━━━━━ GIVEN INFORMATION
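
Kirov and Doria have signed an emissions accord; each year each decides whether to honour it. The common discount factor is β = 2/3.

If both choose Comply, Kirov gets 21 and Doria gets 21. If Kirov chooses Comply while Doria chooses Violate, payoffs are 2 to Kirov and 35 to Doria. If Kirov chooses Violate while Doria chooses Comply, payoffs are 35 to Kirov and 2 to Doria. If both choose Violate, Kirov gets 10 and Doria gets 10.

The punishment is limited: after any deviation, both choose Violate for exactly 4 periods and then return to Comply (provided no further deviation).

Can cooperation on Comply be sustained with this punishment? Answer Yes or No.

Yes

Comparing payoff streams over the 5 periods until play realigns: cooperate → 21(1+β+…+β^4); deviate → 35 + 10(β+…+β^4).
Cooperation is sustained iff (21−10)(β+…+β^4) ≥ 35−21.
β+…+β^4 = 2/3·(1−(2/3)^4)/(1−2/3) = 1.6049, and (35−21)/(21−10) = 1.2727.
1.6049 ≥ 1.2727, so cooperation is sustainable.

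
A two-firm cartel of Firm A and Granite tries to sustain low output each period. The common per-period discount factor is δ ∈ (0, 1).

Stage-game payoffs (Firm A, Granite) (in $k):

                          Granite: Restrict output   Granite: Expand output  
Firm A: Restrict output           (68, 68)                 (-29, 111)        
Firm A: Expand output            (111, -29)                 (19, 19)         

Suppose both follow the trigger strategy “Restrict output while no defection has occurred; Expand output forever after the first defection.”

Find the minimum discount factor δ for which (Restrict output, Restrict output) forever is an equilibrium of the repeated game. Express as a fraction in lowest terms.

43/92

Under grim trigger the critical discount factor is (T−C)/(T−P) with T = 111, C = 68, P = 19.
δ* = (111−68)/(111−19) = 43/92.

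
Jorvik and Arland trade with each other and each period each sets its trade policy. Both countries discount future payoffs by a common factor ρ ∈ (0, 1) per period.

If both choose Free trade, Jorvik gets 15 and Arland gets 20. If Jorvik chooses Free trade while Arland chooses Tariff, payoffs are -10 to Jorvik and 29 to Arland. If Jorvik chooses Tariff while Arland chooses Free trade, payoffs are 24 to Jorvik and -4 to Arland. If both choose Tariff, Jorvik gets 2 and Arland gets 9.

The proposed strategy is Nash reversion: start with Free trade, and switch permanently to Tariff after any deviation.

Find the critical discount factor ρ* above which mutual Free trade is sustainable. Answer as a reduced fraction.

Jorvik: cooperation gives 15 each period; deviation gives 24 once then 2 forever.
  15/(1−ρ) ≥ 24 + 2ρ/(1−ρ) ⇒ ρ ≥ 9/22.
Arland: cooperation gives 20 each period; deviation gives 29 once then 9 forever.
  ρ ≥ 9/20.
Both must hold, so the binding constraint is Arland's: ρ ≥ 9/20.

9/20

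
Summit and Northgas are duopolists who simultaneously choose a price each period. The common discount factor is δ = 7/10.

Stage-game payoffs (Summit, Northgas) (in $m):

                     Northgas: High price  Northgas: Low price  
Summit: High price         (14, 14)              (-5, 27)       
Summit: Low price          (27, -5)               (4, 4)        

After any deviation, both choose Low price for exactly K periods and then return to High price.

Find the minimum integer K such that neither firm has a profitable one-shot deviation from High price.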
━━━━━━━━━━
*YOUR OBJECTIVE*.
In the entries, find the line containing "Northgas: High price" and output it and all remaining lines exactly.

*ANSWER SPACE*.
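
                     Northgas: High price  Northgas: Low price  
Summit: High price         (14, 14)              (-5, 27)       
Summit: Low price          (27, -5)               (4, 4)        

After any deviation, both choose Low price for exactly K periods and then return to High price.

Find the minimum integer K such that neither firm has a profitable one-shot deviation from High price.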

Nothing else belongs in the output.